Each record that follows should be transcribed word for word.

(Stored records)

>>>>>

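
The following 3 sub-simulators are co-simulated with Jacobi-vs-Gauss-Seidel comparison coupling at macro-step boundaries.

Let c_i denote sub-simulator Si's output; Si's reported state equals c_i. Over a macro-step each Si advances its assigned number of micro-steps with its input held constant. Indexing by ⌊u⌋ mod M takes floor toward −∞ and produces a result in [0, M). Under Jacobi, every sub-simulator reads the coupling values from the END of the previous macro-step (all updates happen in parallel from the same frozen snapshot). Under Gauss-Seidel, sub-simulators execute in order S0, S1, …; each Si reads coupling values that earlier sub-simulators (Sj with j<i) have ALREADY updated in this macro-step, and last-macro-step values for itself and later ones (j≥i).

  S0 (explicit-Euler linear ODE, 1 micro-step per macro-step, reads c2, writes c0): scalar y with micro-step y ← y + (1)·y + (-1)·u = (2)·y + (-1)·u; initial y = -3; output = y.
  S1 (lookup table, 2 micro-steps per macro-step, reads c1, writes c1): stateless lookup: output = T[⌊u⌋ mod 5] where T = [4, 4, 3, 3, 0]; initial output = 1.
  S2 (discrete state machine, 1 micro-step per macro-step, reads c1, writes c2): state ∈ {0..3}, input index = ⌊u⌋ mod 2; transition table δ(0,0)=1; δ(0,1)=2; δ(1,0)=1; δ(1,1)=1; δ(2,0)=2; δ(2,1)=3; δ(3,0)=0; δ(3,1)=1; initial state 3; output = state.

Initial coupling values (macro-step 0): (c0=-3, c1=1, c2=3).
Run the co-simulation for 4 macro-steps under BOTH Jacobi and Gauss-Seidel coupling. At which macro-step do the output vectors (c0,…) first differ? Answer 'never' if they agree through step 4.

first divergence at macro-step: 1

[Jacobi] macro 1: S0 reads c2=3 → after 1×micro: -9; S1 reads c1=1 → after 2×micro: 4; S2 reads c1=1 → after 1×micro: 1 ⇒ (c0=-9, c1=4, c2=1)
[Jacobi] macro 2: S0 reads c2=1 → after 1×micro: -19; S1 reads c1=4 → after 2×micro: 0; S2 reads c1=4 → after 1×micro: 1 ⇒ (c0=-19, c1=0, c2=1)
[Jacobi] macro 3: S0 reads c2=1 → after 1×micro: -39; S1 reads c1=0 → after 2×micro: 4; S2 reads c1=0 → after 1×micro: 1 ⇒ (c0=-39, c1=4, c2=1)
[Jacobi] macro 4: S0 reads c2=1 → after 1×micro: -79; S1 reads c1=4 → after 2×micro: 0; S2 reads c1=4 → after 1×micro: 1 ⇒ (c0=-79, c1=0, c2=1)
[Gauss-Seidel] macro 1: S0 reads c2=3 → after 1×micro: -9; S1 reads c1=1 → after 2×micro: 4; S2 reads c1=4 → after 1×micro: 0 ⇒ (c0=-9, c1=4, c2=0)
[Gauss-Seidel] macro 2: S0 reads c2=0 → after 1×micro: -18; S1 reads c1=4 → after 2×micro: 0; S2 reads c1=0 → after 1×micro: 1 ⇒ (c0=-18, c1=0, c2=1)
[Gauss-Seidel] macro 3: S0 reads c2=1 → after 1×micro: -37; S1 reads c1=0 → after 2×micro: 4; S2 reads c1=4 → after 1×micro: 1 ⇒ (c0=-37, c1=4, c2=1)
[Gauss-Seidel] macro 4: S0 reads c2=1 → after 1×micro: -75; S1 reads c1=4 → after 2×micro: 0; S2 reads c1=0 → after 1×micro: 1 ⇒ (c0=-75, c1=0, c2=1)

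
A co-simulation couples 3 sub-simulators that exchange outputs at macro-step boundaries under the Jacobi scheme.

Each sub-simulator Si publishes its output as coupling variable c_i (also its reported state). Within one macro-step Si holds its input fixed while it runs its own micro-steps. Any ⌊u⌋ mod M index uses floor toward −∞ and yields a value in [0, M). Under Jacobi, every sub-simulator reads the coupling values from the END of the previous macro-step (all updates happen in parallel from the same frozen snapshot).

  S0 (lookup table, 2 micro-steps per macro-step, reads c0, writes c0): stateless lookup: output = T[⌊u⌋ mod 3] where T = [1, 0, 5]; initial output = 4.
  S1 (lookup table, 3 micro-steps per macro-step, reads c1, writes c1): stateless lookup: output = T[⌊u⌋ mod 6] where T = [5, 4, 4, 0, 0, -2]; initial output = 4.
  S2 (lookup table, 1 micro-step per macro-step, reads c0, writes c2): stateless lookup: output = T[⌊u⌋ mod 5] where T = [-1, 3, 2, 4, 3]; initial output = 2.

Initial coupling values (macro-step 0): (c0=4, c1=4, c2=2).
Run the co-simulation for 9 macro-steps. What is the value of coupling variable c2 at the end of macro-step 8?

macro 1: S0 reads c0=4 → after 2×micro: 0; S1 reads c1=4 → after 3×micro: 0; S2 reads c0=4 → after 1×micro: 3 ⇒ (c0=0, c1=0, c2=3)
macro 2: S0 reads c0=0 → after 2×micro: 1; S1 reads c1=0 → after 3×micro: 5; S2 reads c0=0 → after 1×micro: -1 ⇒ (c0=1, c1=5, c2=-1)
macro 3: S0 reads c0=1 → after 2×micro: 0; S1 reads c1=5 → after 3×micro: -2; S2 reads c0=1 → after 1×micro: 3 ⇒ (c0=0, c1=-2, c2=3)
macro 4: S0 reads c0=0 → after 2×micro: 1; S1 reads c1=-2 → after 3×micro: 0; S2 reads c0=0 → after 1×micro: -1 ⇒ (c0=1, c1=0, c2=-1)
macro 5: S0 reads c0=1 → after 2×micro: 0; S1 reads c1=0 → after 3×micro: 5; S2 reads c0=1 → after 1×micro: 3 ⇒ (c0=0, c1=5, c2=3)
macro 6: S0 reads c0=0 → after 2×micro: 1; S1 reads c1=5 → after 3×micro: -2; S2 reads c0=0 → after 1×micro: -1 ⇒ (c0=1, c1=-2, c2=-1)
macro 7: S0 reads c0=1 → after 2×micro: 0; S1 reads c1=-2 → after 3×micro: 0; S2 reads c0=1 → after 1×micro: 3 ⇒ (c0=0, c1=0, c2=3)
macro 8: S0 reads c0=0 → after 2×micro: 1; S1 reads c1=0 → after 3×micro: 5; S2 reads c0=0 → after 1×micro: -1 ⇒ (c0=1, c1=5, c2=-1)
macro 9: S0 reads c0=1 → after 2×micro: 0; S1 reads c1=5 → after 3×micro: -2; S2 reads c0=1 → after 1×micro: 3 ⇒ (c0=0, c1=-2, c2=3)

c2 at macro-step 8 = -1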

<<<<<

--- Result of the exercise ---
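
The following 3 sub-simulators are co-simulated with Jacobi-vs-Gauss-Seidel comparison coupling at macro-step boundaries.

Let c_i denote sub-simulator Si's output; Si's reported state equals c_i. Over a macro-step each Si advances its assigned number of micro-steps with its input held constant. Indexing by ⌊u⌋ mod M takes floor toward −∞ and produces a result in [0, M). Under Jacobi, every sub-simulator reads the coupling values from the END of the previous macro-step (all updates happen in parallel from the same frozen snapshot). Under Gauss-Seidel, sub-simulators execute in order S0, S1, …; each Si reads coupling values that earlier sub-simulators (Sj with j<i) have ALREADY updated in this macro-step, and last-macro-step values for itself and later ones (j≥i).

  S0 (explicit-Euler linear ODE, 1 micro-step per macro-step, reads c2, writes c0): scalar y with micro-step y ← y + (1)·y + (-1)·u = (2)·y + (-1)·u; initial y = -3; output = y.
  S1 (lookup table, 2 micro-steps per macro-step, reads c1, writes c1): stateless lookup: output = T[⌊u⌋ mod 5] where T = [4, 4, 3, 3, 0]; initial output = 1.
  S2 (discrete state machine, 1 micro-step per macro-step, reads c1, writes c2): state ∈ {0..3}, input index = ⌊u⌋ mod 2; transition table δ(0,0)=1; δ(0,1)=2; δ(1,0)=1; δ(1,1)=1; δ(2,0)=2; δ(2,1)=3; δ(3,0)=0; δ(3,1)=1; initial state 3; output = state.

Initial coupling values (macro-step 0): (c0=-3, c1=1, c2=3).
Run the co-simulation for 4 macro-steps under BOTH Jacobi and Gauss-Seidel coupling. At which macro-step do the output vectors (c0,…) first differ? Answer 'never' if they agree through step 4.

first divergence at macro-step: 1

[Jacobi] macro 1: S0 reads c2=3 → after 1×micro: -9; S1 reads c1=1 → after 2×micro: 4; S2 reads c1=1 → after 1×micro: 1 ⇒ (c0=-9, c1=4, c2=1)
[Jacobi] macro 2: S0 reads c2=1 → after 1×micro: -19; S1 reads c1=4 → after 2×micro: 0; S2 reads c1=4 → after 1×micro: 1 ⇒ (c0=-19, c1=0, c2=1)
[Jacobi] macro 3: S0 reads c2=1 → after 1×micro: -39; S1 reads c1=0 → after 2×micro: 4; S2 reads c1=0 → after 1×micro: 1 ⇒ (c0=-39, c1=4, c2=1)
[Jacobi] macro 4: S0 reads c2=1 → after 1×micro: -79; S1 reads c1=4 → after 2×micro: 0; S2 reads c1=4 → after 1×micro: 1 ⇒ (c0=-79, c1=0, c2=1)
[Gauss-Seidel] macro 1: S0 reads c2=3 → after 1×micro: -9; S1 reads c1=1 → after 2×micro: 4; S2 reads c1=4 → after 1×micro: 0 ⇒ (c0=-9, c1=4, c2=0)
[Gauss-Seidel] macro 2: S0 reads c2=0 → after 1×micro: -18; S1 reads c1=4 → after 2×micro: 0; S2 reads c1=0 → after 1×micro: 1 ⇒ (c0=-18, c1=0, c2=1)
[Gauss-Seidel] macro 3: S0 reads c2=1 → after 1×micro: -37; S1 reads c1=0 → after 2×micro: 4; S2 reads c1=4 → after 1×micro: 1 ⇒ (c0=-37, c1=4, c2=1)
[Gauss-Seidel] macro 4: S0 reads c2=1 → after 1×micro: -75; S1 reads c1=4 → after 2×micro: 0; S2 reads c1=0 → after 1×micro: 1 ⇒ (c0=-75, c1=0, c2=1)

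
A co-simulation couples 3 sub-simulators that exchange outputs at macro-step boundaries under the Jacobi scheme.

Each sub-simulator Si publishes its output as coupling variable c_i (also its reported state). Within one macro-step Si holds its input fixed while it runs its own micro-steps. Any ⌊u⌋ mod M index uses floor toward −∞ and yields a value in [0, M). Under Jacobi, every sub-simulator reads the coupling values from the END of the previous macro-step (all updates happen in parallel from the same frozen snapshot).

  S0 (lookup table, 2 micro-steps per macro-step, reads c0, writes c0): stateless lookup: output = T[⌊u⌋ mod 3] where T = [1, 0, 5]; initial output = 4.
  S1 (lookup table, 3 micro-steps per macro-step, reads c1, writes c1): stateless lookup: output = T[⌊u⌋ mod 6] where T = [5, 4, 4, 0, 0, -2]; initial output = 4.
  S2 (lookup table, 1 micro-step per macro-step, reads c0, writes c2): stateless lookup: output = T[⌊u⌋ mod 5] where T = [-1, 3, 2, 4, 3]; initial output = 2.

Initial coupling values (macro-step 0): (c0=4, c1=4, c2=2).
Run the co-simulation for 9 macro-steps. What is the value of coupling variable c2 at the end of macro-step 8?

macro 1: S0 reads c0=4 → after 2×micro: 0; S1 reads c1=4 → after 3×micro: 0; S2 reads c0=4 → after 1×micro: 3 ⇒ (c0=0, c1=0, c2=3)
macro 2: S0 reads c0=0 → after 2×micro: 1; S1 reads c1=0 → after 3×micro: 5; S2 reads c0=0 → after 1×micro: -1 ⇒ (c0=1, c1=5, c2=-1)
macro 3: S0 reads c0=1 → after 2×micro: 0; S1 reads c1=5 → after 3×micro: -2; S2 reads c0=1 → after 1×micro: 3 ⇒ (c0=0, c1=-2, c2=3)
macro 4: S0 reads c0=0 → after 2×micro: 1; S1 reads c1=-2 → after 3×micro: 0; S2 reads c0=0 → after 1×micro: -1 ⇒ (c0=1, c1=0, c2=-1)
macro 5: S0 reads c0=1 → after 2×micro: 0; S1 reads c1=0 → after 3×micro: 5; S2 reads c0=1 → after 1×micro: 3 ⇒ (c0=0, c1=5, c2=3)
macro 6: S0 reads c0=0 → after 2×micro: 1; S1 reads c1=5 → after 3×micro: -2; S2 reads c0=0 → after 1×micro: -1 ⇒ (c0=1, c1=-2, c2=-1)
macro 7: S0 reads c0=1 → after 2×micro: 0; S1 reads c1=-2 → after 3×micro: 0; S2 reads c0=1 → after 1×micro: 3 ⇒ (c0=0, c1=0, c2=3)
macro 8: S0 reads c0=0 → after 2×micro: 1; S1 reads c1=0 → after 3×micro: 5; S2 reads c0=0 → after 1×micro: -1 ⇒ (c0=1, c1=5, c2=-1)
macro 9: S0 reads c0=1 → after 2×micro: 0; S1 reads c1=5 → after 3×micro: -2; S2 reads c0=1 → after 1×micro: 3 ⇒ (c0=0, c1=-2, c2=3)

c2 at macro-step 8 = -1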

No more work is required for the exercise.